_Your instructions_.
Starting at the line that holds "Given the function" and stopping at the line that holds "(19) q(-6.00)", restate the records below word for word, with both of those lines included.

------ Given data ------

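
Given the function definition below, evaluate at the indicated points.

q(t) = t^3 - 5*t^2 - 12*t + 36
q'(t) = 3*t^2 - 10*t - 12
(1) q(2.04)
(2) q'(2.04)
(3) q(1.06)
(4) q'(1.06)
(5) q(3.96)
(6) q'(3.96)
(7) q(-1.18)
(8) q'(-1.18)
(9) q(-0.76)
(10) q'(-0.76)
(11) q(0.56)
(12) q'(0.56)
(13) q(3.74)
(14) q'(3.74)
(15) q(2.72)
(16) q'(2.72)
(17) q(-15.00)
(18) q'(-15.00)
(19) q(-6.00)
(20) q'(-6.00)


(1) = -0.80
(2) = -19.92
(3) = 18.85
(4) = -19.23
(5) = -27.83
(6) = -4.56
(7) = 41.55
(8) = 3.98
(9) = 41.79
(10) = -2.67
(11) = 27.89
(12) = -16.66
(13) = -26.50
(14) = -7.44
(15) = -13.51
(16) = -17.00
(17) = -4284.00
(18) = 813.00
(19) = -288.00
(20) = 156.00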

------
------ Given data ------

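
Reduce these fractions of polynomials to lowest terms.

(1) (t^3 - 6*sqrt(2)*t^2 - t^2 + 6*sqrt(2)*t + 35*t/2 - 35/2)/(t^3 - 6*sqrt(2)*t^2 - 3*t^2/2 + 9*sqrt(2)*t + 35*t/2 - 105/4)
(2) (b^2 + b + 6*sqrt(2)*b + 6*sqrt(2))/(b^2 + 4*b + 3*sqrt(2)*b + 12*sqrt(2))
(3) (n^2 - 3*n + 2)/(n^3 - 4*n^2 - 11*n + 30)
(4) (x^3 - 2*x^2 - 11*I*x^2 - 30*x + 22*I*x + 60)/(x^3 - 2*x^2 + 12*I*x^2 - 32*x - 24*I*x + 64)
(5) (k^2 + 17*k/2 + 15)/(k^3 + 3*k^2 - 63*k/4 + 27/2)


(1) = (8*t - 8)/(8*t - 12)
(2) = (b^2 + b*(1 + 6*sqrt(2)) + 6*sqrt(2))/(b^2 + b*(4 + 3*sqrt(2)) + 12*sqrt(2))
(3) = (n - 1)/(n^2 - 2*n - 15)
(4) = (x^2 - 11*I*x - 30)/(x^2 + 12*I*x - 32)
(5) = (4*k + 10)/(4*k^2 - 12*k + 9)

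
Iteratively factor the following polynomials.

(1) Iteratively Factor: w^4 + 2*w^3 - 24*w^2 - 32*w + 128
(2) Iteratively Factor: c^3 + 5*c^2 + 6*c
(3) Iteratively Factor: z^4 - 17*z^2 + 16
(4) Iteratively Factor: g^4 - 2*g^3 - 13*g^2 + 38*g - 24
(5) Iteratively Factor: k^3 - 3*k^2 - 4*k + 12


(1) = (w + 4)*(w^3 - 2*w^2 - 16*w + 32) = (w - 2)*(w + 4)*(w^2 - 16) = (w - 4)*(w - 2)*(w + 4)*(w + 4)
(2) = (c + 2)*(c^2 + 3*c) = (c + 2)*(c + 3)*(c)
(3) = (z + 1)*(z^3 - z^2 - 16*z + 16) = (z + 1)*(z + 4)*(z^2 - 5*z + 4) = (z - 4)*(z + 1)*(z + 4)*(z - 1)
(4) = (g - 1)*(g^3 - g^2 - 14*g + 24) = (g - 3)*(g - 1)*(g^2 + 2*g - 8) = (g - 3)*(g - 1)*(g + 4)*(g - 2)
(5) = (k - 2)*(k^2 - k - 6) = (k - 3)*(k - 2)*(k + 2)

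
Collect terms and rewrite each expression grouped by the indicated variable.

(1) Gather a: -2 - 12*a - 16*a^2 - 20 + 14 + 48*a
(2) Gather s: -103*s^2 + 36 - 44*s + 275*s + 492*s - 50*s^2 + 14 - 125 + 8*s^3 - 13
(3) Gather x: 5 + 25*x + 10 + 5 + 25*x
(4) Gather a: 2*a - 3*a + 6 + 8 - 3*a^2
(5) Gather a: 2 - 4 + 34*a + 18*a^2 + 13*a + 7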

------

_Response to the task_.
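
Given the function definition below, evaluate at the indicated points.

q(t) = t^3 - 5*t^2 - 12*t + 36
q'(t) = 3*t^2 - 10*t - 12
(1) q(2.04)
(2) q'(2.04)
(3) q(1.06)
(4) q'(1.06)
(5) q(3.96)
(6) q'(3.96)
(7) q(-1.18)
(8) q'(-1.18)
(9) q(-0.76)
(10) q'(-0.76)
(11) q(0.56)
(12) q'(0.56)
(13) q(3.74)
(14) q'(3.74)
(15) q(2.72)
(16) q'(2.72)
(17) q(-15.00)
(18) q'(-15.00)
(19) q(-6.00)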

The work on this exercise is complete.